§ WORK REQUEST:
Set down the material exactly, keeping every line whole.
[GIVEN DATA Boundary: Start]
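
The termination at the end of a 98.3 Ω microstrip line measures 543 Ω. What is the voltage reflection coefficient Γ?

Γ = (Z_L − Z_0)/(Z_L + Z_0) = (543 − 98.3)/(543 + 98.3) = 444.7/641.3

Γ = 0.693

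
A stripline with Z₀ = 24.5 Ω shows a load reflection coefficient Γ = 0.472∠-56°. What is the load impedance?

Z_L ≈ 27.4 − j27.6 Ω

Z_L = Z_0·(1 + Γ)/(1 − Γ) = 24.5·(1.26 − j0.391)/(0.736 + j0.391)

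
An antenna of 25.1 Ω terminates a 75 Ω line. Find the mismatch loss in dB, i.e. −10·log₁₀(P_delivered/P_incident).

Γ = (25.1 − 75)/(25.1 + 75) = -0.499
|Γ|² = 0.249, so P_del/P_inc = 1 − |Γ|² = 0.751
ML = −10·log₁₀(1 − |Γ|²)

mismatch loss ≈ 1.24 dB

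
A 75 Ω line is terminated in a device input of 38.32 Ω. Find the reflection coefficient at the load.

Γ = -0.324

Γ = (Z_L − Z_0)/(Z_L + Z_0) = (38.32 − 75)/(38.32 + 75) = -36.68/113.3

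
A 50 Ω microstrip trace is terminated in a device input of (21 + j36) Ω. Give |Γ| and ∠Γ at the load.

Γ = (Z_L − Z_0)/(Z_L + Z_0) = (-29 + j36)/(71 + j36)
|Γ| = 46.2/79.6 = 0.581

Γ ≈ 0.581 ∠ 102°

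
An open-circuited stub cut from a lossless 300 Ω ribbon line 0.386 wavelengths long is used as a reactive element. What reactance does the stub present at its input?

βl = 2π × 0.386 = 139°
tan(βl) = -0.871
For an open-circuited stub, Z_in = −jZ_0·cot(βl) = −jZ_0/tan(βl)

X_in ≈ 345 Ω (inductive)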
[GIVEN DATA Boundary: End]
§ RESULT BELOW:
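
The termination at the end of a 98.3 Ω microstrip line measures 543 Ω. What is the voltage reflection coefficient Γ?

Γ = (Z_L − Z_0)/(Z_L + Z_0) = (543 − 98.3)/(543 + 98.3) = 444.7/641.3

Γ = 0.693

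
A stripline with Z₀ = 24.5 Ω shows a load reflection coefficient Γ = 0.472∠-56°. What is the load impedance?

Z_L ≈ 27.4 − j27.6 Ω

Z_L = Z_0·(1 + Γ)/(1 − Γ) = 24.5·(1.26 − j0.391)/(0.736 + j0.391)

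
An antenna of 25.1 Ω terminates a 75 Ω line. Find the mismatch loss in dB, i.e. −10·log₁₀(P_delivered/P_incident).

Γ = (25.1 − 75)/(25.1 + 75) = -0.499
|Γ|² = 0.249, so P_del/P_inc = 1 − |Γ|² = 0.751
ML = −10·log₁₀(1 − |Γ|²)

mismatch loss ≈ 1.24 dB

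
A 75 Ω line is terminated in a device input of 38.32 Ω. Find the reflection coefficient at the load.

Γ = -0.324

Γ = (Z_L − Z_0)/(Z_L + Z_0) = (38.32 − 75)/(38.32 + 75) = -36.68/113.3

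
A 50 Ω microstrip trace is terminated in a device input of (21 + j36) Ω. Give |Γ| and ∠Γ at the load.

Γ = (Z_L − Z_0)/(Z_L + Z_0) = (-29 + j36)/(71 + j36)
|Γ| = 46.2/79.6 = 0.581

Γ ≈ 0.581 ∠ 102°

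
An open-circuited stub cut from a lossless 300 Ω ribbon line 0.386 wavelengths long is used as a reactive element. What reactance does the stub present at its input?

βl = 2π × 0.386 = 139°
tan(βl) = -0.871
For an open-circuited stub, Z_in = −jZ_0·cot(βl) = −jZ_0/tan(βl)

X_in ≈ 345 Ω (inductive)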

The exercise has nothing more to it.